PROBLEM TO WORK ON:
For the entries below, repeat exactly each line starting with the one that contains "Distance(W, Q) = 28.5" and going on through the one that contains "Orientation: Q is", and no others.

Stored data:

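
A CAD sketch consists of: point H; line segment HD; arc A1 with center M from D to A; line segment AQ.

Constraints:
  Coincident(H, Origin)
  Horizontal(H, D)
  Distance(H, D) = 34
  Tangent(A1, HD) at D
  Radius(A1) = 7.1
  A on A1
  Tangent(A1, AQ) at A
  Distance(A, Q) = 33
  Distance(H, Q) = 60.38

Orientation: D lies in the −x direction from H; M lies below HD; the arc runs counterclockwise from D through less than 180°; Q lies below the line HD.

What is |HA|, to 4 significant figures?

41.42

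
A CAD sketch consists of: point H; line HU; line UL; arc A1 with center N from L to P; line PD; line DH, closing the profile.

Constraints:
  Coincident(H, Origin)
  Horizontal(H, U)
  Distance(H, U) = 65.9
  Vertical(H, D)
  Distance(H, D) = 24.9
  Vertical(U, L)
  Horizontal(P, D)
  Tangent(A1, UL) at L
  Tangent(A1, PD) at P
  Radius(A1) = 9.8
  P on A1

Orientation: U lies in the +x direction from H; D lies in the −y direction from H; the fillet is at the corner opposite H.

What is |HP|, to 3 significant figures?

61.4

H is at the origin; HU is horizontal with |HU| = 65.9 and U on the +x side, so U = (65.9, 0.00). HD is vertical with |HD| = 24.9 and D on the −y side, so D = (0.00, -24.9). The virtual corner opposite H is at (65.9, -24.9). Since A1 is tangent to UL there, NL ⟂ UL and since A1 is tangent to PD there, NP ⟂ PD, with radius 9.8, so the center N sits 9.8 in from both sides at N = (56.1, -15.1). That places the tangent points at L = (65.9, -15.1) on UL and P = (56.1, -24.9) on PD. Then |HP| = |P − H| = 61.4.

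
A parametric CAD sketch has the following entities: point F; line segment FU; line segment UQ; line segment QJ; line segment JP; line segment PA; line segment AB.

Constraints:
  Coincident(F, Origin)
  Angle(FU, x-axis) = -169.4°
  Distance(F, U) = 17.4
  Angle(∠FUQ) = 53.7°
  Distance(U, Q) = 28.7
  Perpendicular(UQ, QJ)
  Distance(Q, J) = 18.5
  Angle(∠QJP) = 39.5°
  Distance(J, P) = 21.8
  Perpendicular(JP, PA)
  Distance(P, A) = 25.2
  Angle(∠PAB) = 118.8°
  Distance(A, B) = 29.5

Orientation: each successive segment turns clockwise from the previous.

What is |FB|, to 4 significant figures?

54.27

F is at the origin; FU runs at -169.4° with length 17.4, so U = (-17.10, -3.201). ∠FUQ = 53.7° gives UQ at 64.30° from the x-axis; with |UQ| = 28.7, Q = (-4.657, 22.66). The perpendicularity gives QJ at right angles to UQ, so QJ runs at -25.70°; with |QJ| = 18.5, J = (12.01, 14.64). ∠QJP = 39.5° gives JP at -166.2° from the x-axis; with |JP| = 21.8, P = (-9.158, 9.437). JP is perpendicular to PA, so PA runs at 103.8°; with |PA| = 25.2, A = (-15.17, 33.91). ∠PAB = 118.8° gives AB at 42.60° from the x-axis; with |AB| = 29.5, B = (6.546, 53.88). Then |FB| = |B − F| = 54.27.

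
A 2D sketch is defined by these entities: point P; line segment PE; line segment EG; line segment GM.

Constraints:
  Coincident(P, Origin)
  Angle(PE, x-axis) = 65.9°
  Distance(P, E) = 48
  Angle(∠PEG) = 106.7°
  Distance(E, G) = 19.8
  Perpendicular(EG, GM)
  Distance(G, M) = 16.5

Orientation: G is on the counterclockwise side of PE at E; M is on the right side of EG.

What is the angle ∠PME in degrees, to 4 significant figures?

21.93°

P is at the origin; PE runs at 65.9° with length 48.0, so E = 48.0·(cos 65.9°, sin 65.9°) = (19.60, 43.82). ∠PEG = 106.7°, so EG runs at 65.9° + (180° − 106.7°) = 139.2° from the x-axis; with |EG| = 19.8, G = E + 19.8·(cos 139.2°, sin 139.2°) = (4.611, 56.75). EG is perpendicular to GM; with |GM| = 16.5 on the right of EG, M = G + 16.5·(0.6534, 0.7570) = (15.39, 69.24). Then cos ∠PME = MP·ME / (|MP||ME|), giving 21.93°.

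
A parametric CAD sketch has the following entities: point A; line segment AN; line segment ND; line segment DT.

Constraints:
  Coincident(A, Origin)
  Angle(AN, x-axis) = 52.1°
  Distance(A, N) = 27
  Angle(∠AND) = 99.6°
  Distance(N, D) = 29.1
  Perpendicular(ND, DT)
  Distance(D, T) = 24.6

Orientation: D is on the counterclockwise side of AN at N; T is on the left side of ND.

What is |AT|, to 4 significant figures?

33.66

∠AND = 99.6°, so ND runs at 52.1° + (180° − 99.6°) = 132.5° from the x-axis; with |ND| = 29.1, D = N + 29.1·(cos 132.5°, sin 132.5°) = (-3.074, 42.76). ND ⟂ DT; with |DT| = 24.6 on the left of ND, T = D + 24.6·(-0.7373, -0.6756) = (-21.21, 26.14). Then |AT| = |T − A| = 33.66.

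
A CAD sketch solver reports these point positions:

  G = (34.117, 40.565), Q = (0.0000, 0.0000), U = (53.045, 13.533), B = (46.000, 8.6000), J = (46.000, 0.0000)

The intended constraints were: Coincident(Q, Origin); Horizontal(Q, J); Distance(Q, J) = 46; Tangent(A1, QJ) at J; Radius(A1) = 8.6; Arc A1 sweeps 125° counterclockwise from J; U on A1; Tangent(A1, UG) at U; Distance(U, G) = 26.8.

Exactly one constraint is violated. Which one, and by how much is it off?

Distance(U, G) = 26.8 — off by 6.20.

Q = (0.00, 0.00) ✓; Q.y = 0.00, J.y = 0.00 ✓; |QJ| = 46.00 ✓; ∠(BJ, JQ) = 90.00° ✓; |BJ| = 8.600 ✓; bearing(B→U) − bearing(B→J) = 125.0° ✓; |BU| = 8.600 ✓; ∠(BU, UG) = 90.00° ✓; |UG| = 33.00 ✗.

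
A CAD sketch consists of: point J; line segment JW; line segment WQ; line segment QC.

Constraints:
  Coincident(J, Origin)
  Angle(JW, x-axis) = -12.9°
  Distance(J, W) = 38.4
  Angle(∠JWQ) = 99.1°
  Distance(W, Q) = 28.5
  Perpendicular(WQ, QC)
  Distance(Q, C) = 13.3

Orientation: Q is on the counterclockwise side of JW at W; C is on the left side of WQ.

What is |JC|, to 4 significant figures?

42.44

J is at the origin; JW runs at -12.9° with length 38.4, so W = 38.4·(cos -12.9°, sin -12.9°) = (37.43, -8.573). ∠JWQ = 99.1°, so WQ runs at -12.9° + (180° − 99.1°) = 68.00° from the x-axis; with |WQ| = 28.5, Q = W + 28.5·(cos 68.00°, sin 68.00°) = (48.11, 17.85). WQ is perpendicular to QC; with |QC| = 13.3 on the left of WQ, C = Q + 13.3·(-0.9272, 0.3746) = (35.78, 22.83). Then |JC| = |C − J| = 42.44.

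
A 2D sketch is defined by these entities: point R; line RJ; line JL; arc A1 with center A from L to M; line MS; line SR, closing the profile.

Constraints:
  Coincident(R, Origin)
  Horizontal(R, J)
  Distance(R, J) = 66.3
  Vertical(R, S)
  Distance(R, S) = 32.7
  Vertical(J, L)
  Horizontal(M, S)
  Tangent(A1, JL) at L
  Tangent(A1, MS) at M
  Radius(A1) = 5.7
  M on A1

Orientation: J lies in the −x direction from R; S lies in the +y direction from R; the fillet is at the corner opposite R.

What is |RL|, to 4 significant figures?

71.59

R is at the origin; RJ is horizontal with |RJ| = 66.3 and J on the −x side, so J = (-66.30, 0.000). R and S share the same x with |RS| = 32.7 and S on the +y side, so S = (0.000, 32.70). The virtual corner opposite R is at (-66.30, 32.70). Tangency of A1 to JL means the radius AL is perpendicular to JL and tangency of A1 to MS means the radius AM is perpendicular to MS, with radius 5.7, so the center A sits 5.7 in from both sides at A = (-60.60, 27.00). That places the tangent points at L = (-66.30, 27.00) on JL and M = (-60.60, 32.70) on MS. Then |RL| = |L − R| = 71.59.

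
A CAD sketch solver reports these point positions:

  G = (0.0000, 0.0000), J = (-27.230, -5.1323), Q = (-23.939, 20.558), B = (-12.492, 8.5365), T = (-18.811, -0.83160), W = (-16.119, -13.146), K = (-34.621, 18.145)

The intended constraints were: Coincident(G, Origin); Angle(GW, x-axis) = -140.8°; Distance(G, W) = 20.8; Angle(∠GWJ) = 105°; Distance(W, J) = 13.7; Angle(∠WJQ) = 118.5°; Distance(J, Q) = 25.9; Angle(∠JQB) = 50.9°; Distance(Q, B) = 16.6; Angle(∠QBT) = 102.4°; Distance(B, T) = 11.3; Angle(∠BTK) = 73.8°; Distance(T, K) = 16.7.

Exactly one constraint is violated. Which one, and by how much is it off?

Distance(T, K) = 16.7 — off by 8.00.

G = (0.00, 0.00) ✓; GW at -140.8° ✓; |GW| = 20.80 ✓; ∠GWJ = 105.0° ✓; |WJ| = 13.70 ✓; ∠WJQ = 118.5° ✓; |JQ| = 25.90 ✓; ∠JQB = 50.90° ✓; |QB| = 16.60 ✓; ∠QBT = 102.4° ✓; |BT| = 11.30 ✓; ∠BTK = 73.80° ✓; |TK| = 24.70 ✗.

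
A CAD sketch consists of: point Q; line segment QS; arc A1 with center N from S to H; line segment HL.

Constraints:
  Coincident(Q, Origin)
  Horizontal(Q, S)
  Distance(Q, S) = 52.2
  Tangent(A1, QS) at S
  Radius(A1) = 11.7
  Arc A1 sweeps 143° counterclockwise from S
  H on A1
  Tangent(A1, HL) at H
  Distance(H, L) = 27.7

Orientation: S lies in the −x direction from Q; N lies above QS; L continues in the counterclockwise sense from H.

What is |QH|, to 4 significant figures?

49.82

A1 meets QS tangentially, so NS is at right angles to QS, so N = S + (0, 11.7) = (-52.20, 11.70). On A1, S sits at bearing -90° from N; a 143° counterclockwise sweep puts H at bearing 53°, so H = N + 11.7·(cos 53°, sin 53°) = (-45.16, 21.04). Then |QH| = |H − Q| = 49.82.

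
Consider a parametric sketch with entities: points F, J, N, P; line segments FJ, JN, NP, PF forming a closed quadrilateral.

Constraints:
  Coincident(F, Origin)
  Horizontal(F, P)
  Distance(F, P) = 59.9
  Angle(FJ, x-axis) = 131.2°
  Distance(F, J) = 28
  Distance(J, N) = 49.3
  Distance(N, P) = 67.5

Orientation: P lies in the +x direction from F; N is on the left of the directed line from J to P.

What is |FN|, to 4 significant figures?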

TASK OUTPUT:
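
  Distance(W, Q) = 28.5
  Perpendicular(WQ, QC)
  Distance(Q, C) = 13.3

Orientation: Q is on the counterclockwise side of JW at W; C is on the left side of WQ.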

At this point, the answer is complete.